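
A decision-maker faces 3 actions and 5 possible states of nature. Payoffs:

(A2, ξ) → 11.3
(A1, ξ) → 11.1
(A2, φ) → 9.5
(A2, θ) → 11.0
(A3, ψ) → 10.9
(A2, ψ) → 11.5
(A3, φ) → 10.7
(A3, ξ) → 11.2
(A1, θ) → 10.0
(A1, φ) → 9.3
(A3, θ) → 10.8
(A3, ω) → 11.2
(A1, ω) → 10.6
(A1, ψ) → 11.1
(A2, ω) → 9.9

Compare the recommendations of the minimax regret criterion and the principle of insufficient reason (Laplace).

Column bests: θ=11.0, φ=10.7, ψ=11.5, ω=11.2, ξ=11.3.
A1 regrets: 1.0, 1.4, 0.4, 0.6, 0.2 → max 1.4
A2 regrets: 0.0, 1.2, 0.0, 1.3, 0.0 → max 1.3
A3 regrets: 0.2, 0.0, 0.6, 0.0, 0.1 → max 0.6
Smallest max regret = 0.6 → A3.
Row averages: A1=10.42, A2=10.64, A3=10.96
Highest average = 10.96 → A3.

minimax regret → A3; laplace → A3 (agree)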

+++

→ **Aim of the task**
Lines from the one holding "(A3, θ) → 10.8" to the end of the listing above are the only ones to transcribe. Keep each exactly as written.

→ **Answer to this problem**
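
(A3, θ) → 10.8
(A3, ω) → 11.2
(A1, ω) → 10.6
(A1, ψ) → 11.1
(A2, ω) → 9.9

Compare the recommendations of the minimax regret criterion and the principle of insufficient reason (Laplace).

Column bests: θ=11.0, φ=10.7, ψ=11.5, ω=11.2, ξ=11.3.
A1 regrets: 1.0, 1.4, 0.4, 0.6, 0.2 → max 1.4
A2 regrets: 0.0, 1.2, 0.0, 1.3, 0.0 → max 1.3
A3 regrets: 0.2, 0.0, 0.6, 0.0, 0.1 → max 0.6
Smallest max regret = 0.6 → A3.
Row averages: A1=10.42, A2=10.64, A3=10.96
Highest average = 10.96 → A3.

minimax regret → A3; laplace → A3 (agree)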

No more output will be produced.